__ABOUT THIS EXERCISE__
Beginning with the first line of the data below, extract each line up to and including the one containing "Does the formula hold at position 2". Copy them exactly and add nothing.

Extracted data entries
+---+

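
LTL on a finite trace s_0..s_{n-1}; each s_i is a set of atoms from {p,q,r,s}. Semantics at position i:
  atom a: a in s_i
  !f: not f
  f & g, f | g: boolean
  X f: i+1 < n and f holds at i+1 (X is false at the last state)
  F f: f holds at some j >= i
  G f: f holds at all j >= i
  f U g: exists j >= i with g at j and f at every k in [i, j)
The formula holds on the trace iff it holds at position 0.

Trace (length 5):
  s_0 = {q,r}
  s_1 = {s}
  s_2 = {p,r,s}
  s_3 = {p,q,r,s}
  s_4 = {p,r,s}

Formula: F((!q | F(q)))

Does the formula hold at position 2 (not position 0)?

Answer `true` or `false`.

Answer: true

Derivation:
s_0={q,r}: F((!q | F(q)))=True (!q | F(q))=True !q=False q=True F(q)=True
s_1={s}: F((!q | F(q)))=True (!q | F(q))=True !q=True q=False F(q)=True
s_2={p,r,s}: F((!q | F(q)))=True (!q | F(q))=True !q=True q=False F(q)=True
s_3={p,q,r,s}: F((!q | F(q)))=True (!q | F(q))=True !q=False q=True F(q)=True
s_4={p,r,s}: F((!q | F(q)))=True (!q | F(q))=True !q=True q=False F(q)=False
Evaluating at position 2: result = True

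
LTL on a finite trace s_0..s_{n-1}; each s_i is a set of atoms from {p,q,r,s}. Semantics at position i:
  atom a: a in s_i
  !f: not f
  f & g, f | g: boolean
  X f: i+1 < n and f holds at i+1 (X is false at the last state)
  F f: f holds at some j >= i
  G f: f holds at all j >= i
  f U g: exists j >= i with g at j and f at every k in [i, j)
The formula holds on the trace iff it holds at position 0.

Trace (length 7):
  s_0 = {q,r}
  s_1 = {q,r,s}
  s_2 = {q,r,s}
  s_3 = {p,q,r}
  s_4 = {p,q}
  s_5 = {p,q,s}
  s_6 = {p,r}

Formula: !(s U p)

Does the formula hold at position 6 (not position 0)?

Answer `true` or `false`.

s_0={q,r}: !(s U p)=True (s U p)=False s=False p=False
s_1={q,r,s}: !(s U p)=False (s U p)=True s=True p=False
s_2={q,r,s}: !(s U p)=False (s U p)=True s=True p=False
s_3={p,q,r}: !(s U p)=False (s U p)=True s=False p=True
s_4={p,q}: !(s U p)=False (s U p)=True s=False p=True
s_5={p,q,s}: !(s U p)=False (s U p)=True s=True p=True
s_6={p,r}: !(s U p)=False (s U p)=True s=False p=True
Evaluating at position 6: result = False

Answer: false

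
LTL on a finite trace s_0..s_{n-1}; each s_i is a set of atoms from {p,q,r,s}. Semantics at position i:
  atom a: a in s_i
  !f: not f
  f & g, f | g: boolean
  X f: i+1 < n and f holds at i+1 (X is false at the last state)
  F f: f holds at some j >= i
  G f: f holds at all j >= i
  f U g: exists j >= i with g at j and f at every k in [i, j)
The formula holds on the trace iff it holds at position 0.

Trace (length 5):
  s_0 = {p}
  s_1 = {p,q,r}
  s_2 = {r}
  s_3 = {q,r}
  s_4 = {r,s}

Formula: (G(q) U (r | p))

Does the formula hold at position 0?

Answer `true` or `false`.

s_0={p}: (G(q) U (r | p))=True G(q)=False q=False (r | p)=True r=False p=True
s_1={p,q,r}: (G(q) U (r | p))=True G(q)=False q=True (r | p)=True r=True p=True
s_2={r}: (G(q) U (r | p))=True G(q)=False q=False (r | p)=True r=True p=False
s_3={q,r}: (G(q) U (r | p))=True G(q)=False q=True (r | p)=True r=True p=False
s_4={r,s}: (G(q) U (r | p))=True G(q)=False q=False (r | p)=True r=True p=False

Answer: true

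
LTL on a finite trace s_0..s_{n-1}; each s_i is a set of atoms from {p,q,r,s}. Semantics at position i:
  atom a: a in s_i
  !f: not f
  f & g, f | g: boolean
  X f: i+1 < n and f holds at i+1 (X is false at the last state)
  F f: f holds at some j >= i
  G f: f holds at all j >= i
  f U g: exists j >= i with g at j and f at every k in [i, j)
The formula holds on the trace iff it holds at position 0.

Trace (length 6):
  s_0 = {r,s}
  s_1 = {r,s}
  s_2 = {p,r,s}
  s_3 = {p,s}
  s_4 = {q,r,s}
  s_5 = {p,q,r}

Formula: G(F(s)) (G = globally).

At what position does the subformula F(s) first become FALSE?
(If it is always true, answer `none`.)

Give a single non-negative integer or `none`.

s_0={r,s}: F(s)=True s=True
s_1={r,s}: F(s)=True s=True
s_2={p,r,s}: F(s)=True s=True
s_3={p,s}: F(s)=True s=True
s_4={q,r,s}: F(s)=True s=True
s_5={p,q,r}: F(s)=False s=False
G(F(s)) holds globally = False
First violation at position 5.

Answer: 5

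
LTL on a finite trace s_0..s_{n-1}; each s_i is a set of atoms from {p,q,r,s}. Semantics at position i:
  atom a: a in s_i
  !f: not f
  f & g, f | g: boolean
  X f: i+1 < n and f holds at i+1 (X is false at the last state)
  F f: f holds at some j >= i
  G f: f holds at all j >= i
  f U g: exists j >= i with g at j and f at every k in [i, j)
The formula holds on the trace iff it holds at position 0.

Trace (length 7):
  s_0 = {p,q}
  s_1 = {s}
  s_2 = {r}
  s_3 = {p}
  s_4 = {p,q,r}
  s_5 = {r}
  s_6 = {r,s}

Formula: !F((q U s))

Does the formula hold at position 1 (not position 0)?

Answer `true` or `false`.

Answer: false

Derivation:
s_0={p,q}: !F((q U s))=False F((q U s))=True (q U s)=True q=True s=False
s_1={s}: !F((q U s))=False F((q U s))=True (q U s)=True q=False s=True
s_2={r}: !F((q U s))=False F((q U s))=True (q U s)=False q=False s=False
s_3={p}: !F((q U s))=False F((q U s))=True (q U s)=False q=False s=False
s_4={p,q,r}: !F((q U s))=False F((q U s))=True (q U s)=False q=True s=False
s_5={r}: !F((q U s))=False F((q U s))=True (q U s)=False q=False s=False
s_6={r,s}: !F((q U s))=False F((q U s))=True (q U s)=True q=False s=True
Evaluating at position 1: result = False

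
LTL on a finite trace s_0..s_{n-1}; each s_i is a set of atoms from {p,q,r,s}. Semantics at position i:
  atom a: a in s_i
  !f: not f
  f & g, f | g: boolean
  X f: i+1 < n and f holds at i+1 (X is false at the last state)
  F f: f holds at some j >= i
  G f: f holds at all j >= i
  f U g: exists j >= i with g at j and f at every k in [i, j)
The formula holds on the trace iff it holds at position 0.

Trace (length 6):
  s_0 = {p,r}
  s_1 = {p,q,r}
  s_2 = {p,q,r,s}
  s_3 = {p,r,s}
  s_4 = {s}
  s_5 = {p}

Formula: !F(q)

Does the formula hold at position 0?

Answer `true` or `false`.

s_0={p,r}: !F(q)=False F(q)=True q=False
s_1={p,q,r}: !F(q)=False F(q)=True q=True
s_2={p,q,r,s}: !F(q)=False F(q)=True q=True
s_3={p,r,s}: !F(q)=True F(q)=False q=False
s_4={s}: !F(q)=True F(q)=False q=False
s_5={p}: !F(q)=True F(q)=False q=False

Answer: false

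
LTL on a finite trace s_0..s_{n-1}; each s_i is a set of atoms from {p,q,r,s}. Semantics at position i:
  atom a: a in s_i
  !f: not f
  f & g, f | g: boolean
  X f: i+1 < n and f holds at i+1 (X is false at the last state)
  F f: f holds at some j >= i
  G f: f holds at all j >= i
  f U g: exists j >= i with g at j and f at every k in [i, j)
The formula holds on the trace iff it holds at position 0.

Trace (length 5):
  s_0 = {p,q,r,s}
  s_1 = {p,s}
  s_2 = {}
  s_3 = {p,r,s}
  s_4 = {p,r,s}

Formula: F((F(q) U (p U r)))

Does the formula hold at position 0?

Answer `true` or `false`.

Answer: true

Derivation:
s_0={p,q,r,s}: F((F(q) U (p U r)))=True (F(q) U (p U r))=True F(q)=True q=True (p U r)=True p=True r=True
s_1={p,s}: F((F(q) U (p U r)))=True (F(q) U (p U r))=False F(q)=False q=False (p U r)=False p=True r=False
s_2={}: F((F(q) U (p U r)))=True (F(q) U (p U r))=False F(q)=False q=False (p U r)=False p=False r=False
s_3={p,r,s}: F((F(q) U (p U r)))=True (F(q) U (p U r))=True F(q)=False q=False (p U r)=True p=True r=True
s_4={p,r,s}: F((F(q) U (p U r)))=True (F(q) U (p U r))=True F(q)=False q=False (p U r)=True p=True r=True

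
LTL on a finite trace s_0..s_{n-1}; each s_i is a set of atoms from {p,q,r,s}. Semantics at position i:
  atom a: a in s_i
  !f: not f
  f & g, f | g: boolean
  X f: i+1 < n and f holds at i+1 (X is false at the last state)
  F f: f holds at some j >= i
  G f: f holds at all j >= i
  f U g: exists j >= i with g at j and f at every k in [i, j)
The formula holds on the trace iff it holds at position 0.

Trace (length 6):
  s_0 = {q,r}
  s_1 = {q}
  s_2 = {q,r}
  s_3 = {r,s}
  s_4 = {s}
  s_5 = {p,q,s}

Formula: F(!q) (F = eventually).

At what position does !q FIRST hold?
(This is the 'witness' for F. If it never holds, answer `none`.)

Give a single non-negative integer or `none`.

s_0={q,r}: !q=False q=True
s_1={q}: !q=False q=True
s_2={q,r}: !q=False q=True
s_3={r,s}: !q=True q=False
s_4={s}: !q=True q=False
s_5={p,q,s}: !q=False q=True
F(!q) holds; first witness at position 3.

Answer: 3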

+---+

__ANSWER TO THE EXERCISE__
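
LTL on a finite trace s_0..s_{n-1}; each s_i is a set of atoms from {p,q,r,s}. Semantics at position i:
  atom a: a in s_i
  !f: not f
  f & g, f | g: boolean
  X f: i+1 < n and f holds at i+1 (X is false at the last state)
  F f: f holds at some j >= i
  G f: f holds at all j >= i
  f U g: exists j >= i with g at j and f at every k in [i, j)
The formula holds on the trace iff it holds at position 0.

Trace (length 5):
  s_0 = {q,r}
  s_1 = {s}
  s_2 = {p,r,s}
  s_3 = {p,q,r,s}
  s_4 = {p,r,s}

Formula: F((!q | F(q)))

Does the formula hold at position 2 (not position 0)?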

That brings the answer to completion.